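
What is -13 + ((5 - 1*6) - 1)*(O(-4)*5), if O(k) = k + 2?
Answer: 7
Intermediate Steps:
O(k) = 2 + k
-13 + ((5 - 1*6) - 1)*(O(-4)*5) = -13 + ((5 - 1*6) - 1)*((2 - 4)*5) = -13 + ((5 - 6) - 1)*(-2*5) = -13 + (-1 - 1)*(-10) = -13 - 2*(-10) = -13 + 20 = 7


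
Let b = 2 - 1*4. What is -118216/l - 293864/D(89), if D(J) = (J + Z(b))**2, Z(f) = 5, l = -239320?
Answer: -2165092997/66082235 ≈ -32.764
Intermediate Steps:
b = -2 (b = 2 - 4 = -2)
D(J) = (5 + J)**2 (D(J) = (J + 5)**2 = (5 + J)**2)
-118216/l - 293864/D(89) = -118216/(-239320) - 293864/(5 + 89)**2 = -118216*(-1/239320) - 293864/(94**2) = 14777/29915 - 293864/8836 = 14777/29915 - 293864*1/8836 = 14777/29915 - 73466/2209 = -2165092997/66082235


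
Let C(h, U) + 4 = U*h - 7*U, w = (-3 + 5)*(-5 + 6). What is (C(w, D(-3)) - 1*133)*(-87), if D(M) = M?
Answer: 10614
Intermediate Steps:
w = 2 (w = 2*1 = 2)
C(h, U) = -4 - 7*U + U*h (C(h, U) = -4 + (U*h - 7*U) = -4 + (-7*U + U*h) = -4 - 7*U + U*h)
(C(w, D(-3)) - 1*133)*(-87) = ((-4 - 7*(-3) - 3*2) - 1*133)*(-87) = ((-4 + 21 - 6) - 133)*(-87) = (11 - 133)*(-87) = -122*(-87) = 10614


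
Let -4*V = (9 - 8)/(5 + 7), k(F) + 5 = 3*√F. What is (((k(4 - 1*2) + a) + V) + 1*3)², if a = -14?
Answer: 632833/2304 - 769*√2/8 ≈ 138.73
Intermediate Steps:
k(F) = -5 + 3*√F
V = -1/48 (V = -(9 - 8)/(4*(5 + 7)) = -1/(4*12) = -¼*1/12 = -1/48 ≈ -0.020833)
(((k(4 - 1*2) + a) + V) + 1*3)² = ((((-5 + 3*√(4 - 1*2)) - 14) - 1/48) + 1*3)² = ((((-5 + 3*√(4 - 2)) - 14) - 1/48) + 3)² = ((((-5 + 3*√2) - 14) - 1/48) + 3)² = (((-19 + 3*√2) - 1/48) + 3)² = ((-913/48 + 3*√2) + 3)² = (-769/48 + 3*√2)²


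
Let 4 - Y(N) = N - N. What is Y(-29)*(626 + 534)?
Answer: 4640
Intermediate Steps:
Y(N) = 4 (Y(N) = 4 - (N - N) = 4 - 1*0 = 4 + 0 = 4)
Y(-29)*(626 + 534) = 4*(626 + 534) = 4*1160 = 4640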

──────────────────────────────

• [PROMPT]:
Return each line of the data above verbatim.

• [RESPONSE TO THE TASK]:
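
What is -13 + ((5 - 1*6) - 1)*(O(-4)*5), if O(k) = k + 2?
Answer: 7
Intermediate Steps:
O(k) = 2 + k
-13 + ((5 - 1*6) - 1)*(O(-4)*5) = -13 + ((5 - 1*6) - 1)*((2 - 4)*5) = -13 + ((5 - 6) - 1)*(-2*5) = -13 + (-1 - 1)*(-10) = -13 - 2*(-10) = -13 + 20 = 7


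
Let b = 2 - 1*4. What is -118216/l - 293864/D(89), if D(J) = (J + Z(b))**2, Z(f) = 5, l = -239320?
Answer: -2165092997/66082235 ≈ -32.764
Intermediate Steps:
b = -2 (b = 2 - 4 = -2)
D(J) = (5 + J)**2 (D(J) = (J + 5)**2 = (5 + J)**2)
-118216/l - 293864/D(89) = -118216/(-239320) - 293864/(5 + 89)**2 = -118216*(-1/239320) - 293864/(94**2) = 14777/29915 - 293864/8836 = 14777/29915 - 293864*1/8836 = 14777/29915 - 73466/2209 = -2165092997/66082235


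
Let C(h, U) + 4 = U*h - 7*U, w = (-3 + 5)*(-5 + 6). What is (C(w, D(-3)) - 1*133)*(-87), if D(M) = M?
Answer: 10614
Intermediate Steps:
w = 2 (w = 2*1 = 2)
C(h, U) = -4 - 7*U + U*h (C(h, U) = -4 + (U*h - 7*U) = -4 + (-7*U + U*h) = -4 - 7*U + U*h)
(C(w, D(-3)) - 1*133)*(-87) = ((-4 - 7*(-3) - 3*2) - 1*133)*(-87) = ((-4 + 21 - 6) - 133)*(-87) = (11 - 133)*(-87) = -122*(-87) = 10614


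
Let -4*V = (9 - 8)/(5 + 7), k(F) + 5 = 3*√F. What is (((k(4 - 1*2) + a) + V) + 1*3)², if a = -14?
Answer: 632833/2304 - 769*√2/8 ≈ 138.73
Intermediate Steps:
k(F) = -5 + 3*√F
V = -1/48 (V = -(9 - 8)/(4*(5 + 7)) = -1/(4*12) = -¼*1/12 = -1/48 ≈ -0.020833)
(((k(4 - 1*2) + a) + V) + 1*3)² = ((((-5 + 3*√(4 - 1*2)) - 14) - 1/48) + 1*3)² = ((((-5 + 3*√(4 - 2)) - 14) - 1/48) + 3)² = ((((-5 + 3*√2) - 14) - 1/48) + 3)² = (((-19 + 3*√2) - 1/48) + 3)² = ((-913/48 + 3*√2) + 3)² = (-769/48 + 3*√2)²


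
Let 4 - Y(N) = N - N. What is Y(-29)*(626 + 534)?
Answer: 4640
Intermediate Steps:
Y(N) = 4 (Y(N) = 4 - (N - N) = 4 - 1*0 = 4 + 0 = 4)
Y(-29)*(626 + 534) = 4*(626 + 534) = 4*1160 = 4640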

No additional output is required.